Restate the records in their entirety, word for word.

• [Saved entries]:

<<<<

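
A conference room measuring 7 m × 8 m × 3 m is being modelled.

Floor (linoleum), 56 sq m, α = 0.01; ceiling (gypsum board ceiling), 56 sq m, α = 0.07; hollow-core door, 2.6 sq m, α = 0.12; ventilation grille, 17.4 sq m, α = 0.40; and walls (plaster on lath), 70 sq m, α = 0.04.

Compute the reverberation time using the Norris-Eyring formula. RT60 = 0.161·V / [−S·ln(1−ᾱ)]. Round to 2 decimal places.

S = Σ Sᵢ = 202.0 sq m.
Absorption A = 56·0.01 + 56·0.07 + 2.6·0.12 + 17.4·0.40 + 70·0.04 = 14.552 sabins.
Mean coefficient ᾱ = A/S = 0.0720.
−S·ln(1−ᾱ) = −202.0 × ln(1 − 0.0720) = 15.094.
V = 7 × 8 × 3 = 168 m³.
T = 0.161·V/[−S·ln(1−ᾱ)] = 0.161·168/15.094 = 1.79 s.

1.79 s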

>>>>

• [Exercise response]:
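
A conference room measuring 7 m × 8 m × 3 m is being modelled.

Floor (linoleum), 56 sq m, α = 0.01; ceiling (gypsum board ceiling), 56 sq m, α = 0.07; hollow-core door, 2.6 sq m, α = 0.12; ventilation grille, 17.4 sq m, α = 0.40; and walls (plaster on lath), 70 sq m, α = 0.04.

Compute the reverberation time using the Norris-Eyring formula. RT60 = 0.161·V / [−S·ln(1−ᾱ)]. Round to 2 decimal places.

S = Σ Sᵢ = 202.0 sq m.
Absorption A = 56·0.01 + 56·0.07 + 2.6·0.12 + 17.4·0.40 + 70·0.04 = 14.552 sabins.
Mean coefficient ᾱ = A/S = 0.0720.
−S·ln(1−ᾱ) = −202.0 × ln(1 − 0.0720) = 15.094.
V = 7 × 8 × 3 = 168 m³.
T = 0.161·V/[−S·ln(1−ᾱ)] = 0.161·168/15.094 = 1.79 s.

1.79 s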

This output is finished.